Exercise requirements
Show every line of the data where the word "fixed" can be found.

Saved data entries
= = = =
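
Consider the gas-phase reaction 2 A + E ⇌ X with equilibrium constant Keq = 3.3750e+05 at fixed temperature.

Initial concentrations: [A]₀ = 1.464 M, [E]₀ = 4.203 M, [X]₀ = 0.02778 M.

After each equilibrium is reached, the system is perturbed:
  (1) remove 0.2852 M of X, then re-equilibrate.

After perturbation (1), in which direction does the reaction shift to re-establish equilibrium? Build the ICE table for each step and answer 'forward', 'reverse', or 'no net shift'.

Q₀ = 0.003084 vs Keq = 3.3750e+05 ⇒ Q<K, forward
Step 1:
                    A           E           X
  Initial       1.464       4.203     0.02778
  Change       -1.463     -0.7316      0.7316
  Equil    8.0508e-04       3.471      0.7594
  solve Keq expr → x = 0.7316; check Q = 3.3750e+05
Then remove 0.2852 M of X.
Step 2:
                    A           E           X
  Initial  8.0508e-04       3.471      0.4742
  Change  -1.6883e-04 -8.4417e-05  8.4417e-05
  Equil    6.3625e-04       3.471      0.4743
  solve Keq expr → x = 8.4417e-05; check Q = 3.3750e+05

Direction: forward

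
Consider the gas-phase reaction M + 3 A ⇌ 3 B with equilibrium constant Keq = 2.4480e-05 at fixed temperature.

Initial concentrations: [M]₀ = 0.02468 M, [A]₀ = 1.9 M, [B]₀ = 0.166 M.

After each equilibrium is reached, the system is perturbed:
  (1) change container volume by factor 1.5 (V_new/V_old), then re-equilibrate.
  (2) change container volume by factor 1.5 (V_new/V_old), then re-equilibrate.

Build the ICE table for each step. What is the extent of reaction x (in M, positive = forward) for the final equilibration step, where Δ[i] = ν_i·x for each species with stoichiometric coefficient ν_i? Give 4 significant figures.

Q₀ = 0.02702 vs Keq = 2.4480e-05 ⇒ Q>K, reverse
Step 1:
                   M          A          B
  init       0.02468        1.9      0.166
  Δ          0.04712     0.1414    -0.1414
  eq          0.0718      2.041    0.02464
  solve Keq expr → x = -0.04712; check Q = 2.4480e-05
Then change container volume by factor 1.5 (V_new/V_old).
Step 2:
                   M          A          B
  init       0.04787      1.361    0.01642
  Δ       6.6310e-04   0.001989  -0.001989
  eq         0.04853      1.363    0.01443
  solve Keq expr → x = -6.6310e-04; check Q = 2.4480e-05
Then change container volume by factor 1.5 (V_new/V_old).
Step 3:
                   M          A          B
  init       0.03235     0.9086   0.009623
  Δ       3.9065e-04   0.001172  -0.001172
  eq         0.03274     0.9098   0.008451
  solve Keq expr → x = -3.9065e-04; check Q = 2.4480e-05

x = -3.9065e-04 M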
= = = =
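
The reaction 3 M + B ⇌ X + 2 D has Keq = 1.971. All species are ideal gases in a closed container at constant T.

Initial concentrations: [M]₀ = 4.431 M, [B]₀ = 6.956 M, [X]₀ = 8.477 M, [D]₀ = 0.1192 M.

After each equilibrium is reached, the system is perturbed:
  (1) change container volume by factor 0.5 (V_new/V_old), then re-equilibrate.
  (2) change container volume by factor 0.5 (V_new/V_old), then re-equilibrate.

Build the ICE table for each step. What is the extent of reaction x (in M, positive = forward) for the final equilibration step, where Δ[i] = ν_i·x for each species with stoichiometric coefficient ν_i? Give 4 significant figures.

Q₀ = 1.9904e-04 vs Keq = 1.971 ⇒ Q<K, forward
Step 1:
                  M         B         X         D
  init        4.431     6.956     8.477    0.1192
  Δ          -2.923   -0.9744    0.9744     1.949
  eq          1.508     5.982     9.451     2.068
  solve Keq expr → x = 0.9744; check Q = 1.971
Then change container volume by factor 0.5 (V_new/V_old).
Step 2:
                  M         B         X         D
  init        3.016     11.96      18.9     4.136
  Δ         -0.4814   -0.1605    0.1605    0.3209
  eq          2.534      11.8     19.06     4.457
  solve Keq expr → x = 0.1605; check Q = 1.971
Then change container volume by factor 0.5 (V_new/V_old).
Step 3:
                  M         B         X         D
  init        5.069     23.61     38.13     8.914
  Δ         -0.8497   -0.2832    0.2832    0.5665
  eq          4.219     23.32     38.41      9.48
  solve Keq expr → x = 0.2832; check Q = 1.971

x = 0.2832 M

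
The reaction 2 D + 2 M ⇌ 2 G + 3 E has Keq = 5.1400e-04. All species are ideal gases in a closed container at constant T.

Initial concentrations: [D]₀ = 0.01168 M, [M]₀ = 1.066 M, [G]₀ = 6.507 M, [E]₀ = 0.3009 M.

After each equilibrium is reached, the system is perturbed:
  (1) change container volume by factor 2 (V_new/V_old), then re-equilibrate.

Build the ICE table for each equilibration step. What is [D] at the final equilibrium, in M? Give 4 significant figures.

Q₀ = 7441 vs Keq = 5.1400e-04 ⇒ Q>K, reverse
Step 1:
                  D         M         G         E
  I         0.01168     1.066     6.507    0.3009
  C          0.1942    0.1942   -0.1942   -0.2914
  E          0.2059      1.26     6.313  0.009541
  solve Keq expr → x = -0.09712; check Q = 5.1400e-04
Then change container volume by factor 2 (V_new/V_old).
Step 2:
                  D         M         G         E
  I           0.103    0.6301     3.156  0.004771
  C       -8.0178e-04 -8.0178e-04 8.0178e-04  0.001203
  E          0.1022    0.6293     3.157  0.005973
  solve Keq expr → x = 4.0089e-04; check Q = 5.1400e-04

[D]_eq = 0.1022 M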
= = = =
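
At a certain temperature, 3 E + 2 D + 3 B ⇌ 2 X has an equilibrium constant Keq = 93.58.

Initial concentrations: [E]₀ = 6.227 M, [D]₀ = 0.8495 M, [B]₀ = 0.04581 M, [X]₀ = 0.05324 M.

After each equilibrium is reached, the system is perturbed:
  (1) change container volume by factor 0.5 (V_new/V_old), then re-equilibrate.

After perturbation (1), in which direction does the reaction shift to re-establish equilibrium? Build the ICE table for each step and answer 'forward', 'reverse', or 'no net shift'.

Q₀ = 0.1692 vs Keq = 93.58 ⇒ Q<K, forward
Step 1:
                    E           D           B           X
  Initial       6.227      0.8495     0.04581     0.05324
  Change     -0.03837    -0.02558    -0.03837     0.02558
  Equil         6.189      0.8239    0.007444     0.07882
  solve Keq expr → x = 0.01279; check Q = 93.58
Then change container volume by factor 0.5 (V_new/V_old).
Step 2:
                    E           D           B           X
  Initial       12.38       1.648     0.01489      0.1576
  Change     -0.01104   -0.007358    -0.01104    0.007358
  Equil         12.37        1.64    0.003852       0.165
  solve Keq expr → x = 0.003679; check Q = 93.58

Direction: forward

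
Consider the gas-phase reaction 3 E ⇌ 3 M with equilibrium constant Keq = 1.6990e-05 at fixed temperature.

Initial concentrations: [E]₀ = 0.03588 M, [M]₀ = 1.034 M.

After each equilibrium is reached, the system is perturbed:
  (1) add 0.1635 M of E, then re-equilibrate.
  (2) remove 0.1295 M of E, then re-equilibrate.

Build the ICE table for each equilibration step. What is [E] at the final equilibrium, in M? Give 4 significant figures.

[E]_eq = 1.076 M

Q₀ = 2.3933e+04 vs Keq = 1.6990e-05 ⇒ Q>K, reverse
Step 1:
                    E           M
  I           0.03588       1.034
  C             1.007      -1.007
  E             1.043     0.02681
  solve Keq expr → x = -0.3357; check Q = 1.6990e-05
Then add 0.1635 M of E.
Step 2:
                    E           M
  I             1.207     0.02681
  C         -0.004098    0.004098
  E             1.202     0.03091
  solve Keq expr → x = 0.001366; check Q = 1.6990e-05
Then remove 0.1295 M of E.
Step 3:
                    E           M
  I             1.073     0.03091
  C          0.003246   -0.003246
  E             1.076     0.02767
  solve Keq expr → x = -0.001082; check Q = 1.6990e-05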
= = = =
Exercise answer
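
Consider the gas-phase reaction 2 A + E ⇌ X with equilibrium constant Keq = 3.3750e+05 at fixed temperature.
Consider the gas-phase reaction M + 3 A ⇌ 3 B with equilibrium constant Keq = 2.4480e-05 at fixed temperature.
Consider the gas-phase reaction 3 E ⇌ 3 M with equilibrium constant Keq = 1.6990e-05 at fixed temperature.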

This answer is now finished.